- _Problem statement_
Print the complete listing so that it matches the original exactly.
--- START ---
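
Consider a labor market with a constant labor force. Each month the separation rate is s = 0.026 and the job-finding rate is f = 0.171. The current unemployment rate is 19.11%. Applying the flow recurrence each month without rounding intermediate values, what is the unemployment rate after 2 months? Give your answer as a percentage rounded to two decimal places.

With a fixed labor force, u_{t+1} = u_t + s·(1−u_t) − f·u_t = u_t·(1−s−f) + s.
Here 1−s−f = 0.803 and s = 0.026.
u_1 = 0.191100 × 0.803 + 0.026 = 0.179453.
u_2 = 0.179453 × 0.803 + 0.026 = 0.170101.

Unemployment rate after two months ≈ 17.01%.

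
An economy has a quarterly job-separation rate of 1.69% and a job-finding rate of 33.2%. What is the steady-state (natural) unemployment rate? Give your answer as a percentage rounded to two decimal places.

At steady state the flows balance: s·E = f·U, so U/(E+U) = s/(s+f).
u* = 1.69 / (1.69 + 33.2) = 1.69 / 34.89 = 4.84%.

Steady-state unemployment rate ≈ 4.84%.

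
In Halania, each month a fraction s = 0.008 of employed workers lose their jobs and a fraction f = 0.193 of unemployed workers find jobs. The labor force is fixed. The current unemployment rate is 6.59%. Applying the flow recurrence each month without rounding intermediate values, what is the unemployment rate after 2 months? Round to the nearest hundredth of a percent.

With a fixed labor force, u_{t+1} = u_t + s·(1−u_t) − f·u_t = u_t·(1−s−f) + s.
Here 1−s−f = 0.799 and s = 0.008.
u_1 = 0.065900 × 0.799 + 0.008 = 0.060654.
u_2 = 0.060654 × 0.799 + 0.008 = 0.056463.

Unemployment rate after two months ≈ 5.65%.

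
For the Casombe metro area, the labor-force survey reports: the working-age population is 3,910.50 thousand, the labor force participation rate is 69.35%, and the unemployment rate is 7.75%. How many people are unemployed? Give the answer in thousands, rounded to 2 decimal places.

Labor force = 0.6935 × 3,910.50 = 2,711.93 thousand.
Unemployed = 0.0775 × 2,711.93 ≈ 210.17 thousand.

About 210.17 thousand are unemployed.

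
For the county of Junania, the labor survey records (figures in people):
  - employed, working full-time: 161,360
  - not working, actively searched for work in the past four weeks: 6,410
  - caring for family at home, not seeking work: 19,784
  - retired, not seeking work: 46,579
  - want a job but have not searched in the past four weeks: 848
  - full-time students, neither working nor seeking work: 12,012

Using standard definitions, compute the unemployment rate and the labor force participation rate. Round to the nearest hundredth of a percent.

Employed = 161,360.
Unemployed = 6,410.
Labor force = 161,360 + 6,410 = 167,770.
Not in labor force = 19,784 + 46,579 + 848 + 12,012 = 79,223 (those not working and not actively searching are outside the labor force — including those who want a job but have given up searching).
Civilian working-age population = 167,770 + 79,223 = 246,993.
Unemployment rate = 6,410 / 167,770 = 3.82%.
Labor force participation rate = 167,770 / 246,993 = 67.93%.

Unemployment rate ≈ 3.82%; labor force participation rate ≈ 67.93%.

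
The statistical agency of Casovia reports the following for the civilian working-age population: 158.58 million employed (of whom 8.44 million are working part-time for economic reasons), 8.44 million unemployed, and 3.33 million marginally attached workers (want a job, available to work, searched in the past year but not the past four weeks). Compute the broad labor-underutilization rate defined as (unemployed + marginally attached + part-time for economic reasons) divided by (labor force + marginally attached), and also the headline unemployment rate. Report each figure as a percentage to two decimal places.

Broad underutilization rate ≈ 11.86%; headline unemployment rate ≈ 5.05%.

Labor force = 158.58 + 8.44 = 167.02 million.
Numerator = 8.44 + 3.33 + 8.44 = 20.21 million.
Denominator = 167.02 + 3.33 = 170.35 million.
Broad rate = 20.21 / 170.35 = 11.86%.
Headline unemployment rate = 8.44 / 167.02 = 5.05%.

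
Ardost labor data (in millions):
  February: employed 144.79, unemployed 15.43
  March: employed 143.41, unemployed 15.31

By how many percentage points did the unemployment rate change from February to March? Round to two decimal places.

February: labor force = 144.79 + 15.43 = 160.22; u = 15.43/160.22 = 9.63%.
March: labor force = 143.41 + 15.31 = 158.72; u = 15.31/158.72 = 9.65%.
Change = 9.65% − 9.63% = +0.02 pp.

The unemployment rate changed by +0.02 percentage points.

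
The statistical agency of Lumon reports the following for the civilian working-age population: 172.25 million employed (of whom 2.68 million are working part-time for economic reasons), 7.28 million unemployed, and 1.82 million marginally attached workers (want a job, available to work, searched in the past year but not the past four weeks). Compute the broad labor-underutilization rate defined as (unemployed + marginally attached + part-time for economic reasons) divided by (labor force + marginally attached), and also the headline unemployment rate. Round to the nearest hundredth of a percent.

Labor force = 172.25 + 7.28 = 179.53 million.
Numerator = 7.28 + 1.82 + 2.68 = 11.78 million.
Denominator = 179.53 + 1.82 = 181.35 million.
Broad rate = 11.78 / 181.35 = 6.50%.
Headline unemployment rate = 7.28 / 179.53 = 4.06%.

Broad underutilization rate ≈ 6.50%; headline unemployment rate ≈ 4.06%.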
--- END ---
- _Response to this task_
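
Consider a labor market with a constant labor force. Each month the separation rate is s = 0.026 and the job-finding rate is f = 0.171. The current unemployment rate is 19.11%. Applying the flow recurrence each month without rounding intermediate values, what is the unemployment rate after 2 months? Give your answer as a percentage rounded to two decimal places.

With a fixed labor force, u_{t+1} = u_t + s·(1−u_t) − f·u_t = u_t·(1−s−f) + s.
Here 1−s−f = 0.803 and s = 0.026.
u_1 = 0.191100 × 0.803 + 0.026 = 0.179453.
u_2 = 0.179453 × 0.803 + 0.026 = 0.170101.

Unemployment rate after two months ≈ 17.01%.

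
An economy has a quarterly job-separation rate of 1.69% and a job-finding rate of 33.2%. What is the steady-state (natural) unemployment rate? Give your answer as a percentage rounded to two decimal places.

At steady state the flows balance: s·E = f·U, so U/(E+U) = s/(s+f).
u* = 1.69 / (1.69 + 33.2) = 1.69 / 34.89 = 4.84%.

Steady-state unemployment rate ≈ 4.84%.

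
In Halania, each month a fraction s = 0.008 of employed workers lose their jobs and a fraction f = 0.193 of unemployed workers find jobs. The labor force is fixed. The current unemployment rate is 6.59%. Applying the flow recurrence each month without rounding intermediate values, what is the unemployment rate after 2 months? Round to the nearest hundredth of a percent.

With a fixed labor force, u_{t+1} = u_t + s·(1−u_t) − f·u_t = u_t·(1−s−f) + s.
Here 1−s−f = 0.799 and s = 0.008.
u_1 = 0.065900 × 0.799 + 0.008 = 0.060654.
u_2 = 0.060654 × 0.799 + 0.008 = 0.056463.

Unemployment rate after two months ≈ 5.65%.

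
For the Casombe metro area, the labor-force survey reports: the working-age population is 3,910.50 thousand, the labor force participation rate is 69.35%, and the unemployment rate is 7.75%. How many people are unemployed? Give the answer in thousands, rounded to 2 decimal places.

Labor force = 0.6935 × 3,910.50 = 2,711.93 thousand.
Unemployed = 0.0775 × 2,711.93 ≈ 210.17 thousand.

About 210.17 thousand are unemployed.

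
For the county of Junania, the labor survey records (figures in people):
  - employed, working full-time: 161,360
  - not working, actively searched for work in the past four weeks: 6,410
  - caring for family at home, not seeking work: 19,784
  - retired, not seeking work: 46,579
  - want a job but have not searched in the past four weeks: 848
  - full-time students, neither working nor seeking work: 12,012

Using standard definitions, compute the unemployment rate and the labor force participation rate. Round to the nearest hundredth of a percent.

Employed = 161,360.
Unemployed = 6,410.
Labor force = 161,360 + 6,410 = 167,770.
Not in labor force = 19,784 + 46,579 + 848 + 12,012 = 79,223 (those not working and not actively searching are outside the labor force — including those who want a job but have given up searching).
Civilian working-age population = 167,770 + 79,223 = 246,993.
Unemployment rate = 6,410 / 167,770 = 3.82%.
Labor force participation rate = 167,770 / 246,993 = 67.93%.

Unemployment rate ≈ 3.82%; labor force participation rate ≈ 67.93%.

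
The statistical agency of Casovia reports the following for the civilian working-age population: 158.58 million employed (of whom 8.44 million are working part-time for economic reasons), 8.44 million unemployed, and 3.33 million marginally attached workers (want a job, available to work, searched in the past year but not the past four weeks). Compute the broad labor-underutilization rate defined as (unemployed + marginally attached + part-time for economic reasons) divided by (labor force + marginally attached), and also the headline unemployment rate. Report each figure as a percentage to two decimal places.

Broad underutilization rate ≈ 11.86%; headline unemployment rate ≈ 5.05%.

Labor force = 158.58 + 8.44 = 167.02 million.
Numerator = 8.44 + 3.33 + 8.44 = 20.21 million.
Denominator = 167.02 + 3.33 = 170.35 million.
Broad rate = 20.21 / 170.35 = 11.86%.
Headline unemployment rate = 8.44 / 167.02 = 5.05%.

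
Ardost labor data (in millions):
  February: employed 144.79, unemployed 15.43
  March: employed 143.41, unemployed 15.31

By how many percentage points did the unemployment rate change from February to March? Round to two decimal places.

February: labor force = 144.79 + 15.43 = 160.22; u = 15.43/160.22 = 9.63%.
March: labor force = 143.41 + 15.31 = 158.72; u = 15.31/158.72 = 9.65%.
Change = 9.65% − 9.63% = +0.02 pp.

The unemployment rate changed by +0.02 percentage points.

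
The statistical agency of Lumon reports the following for the civilian working-age population: 172.25 million employed (of whom 2.68 million are working part-time for economic reasons), 7.28 million unemployed, and 1.82 million marginally attached workers (want a job, available to work, searched in the past year but not the past four weeks). Compute the broad labor-underutilization rate defined as (unemployed + marginally attached + part-time for economic reasons) divided by (labor force + marginally attached), and also the headline unemployment rate. Round to the nearest hundredth of a percent.

Labor force = 172.25 + 7.28 = 179.53 million.
Numerator = 7.28 + 1.82 + 2.68 = 11.78 million.
Denominator = 179.53 + 1.82 = 181.35 million.
Broad rate = 11.78 / 181.35 = 6.50%.
Headline unemployment rate = 7.28 / 179.53 = 4.06%.

Broad underutilization rate ≈ 6.50%; headline unemployment rate ≈ 4.06%.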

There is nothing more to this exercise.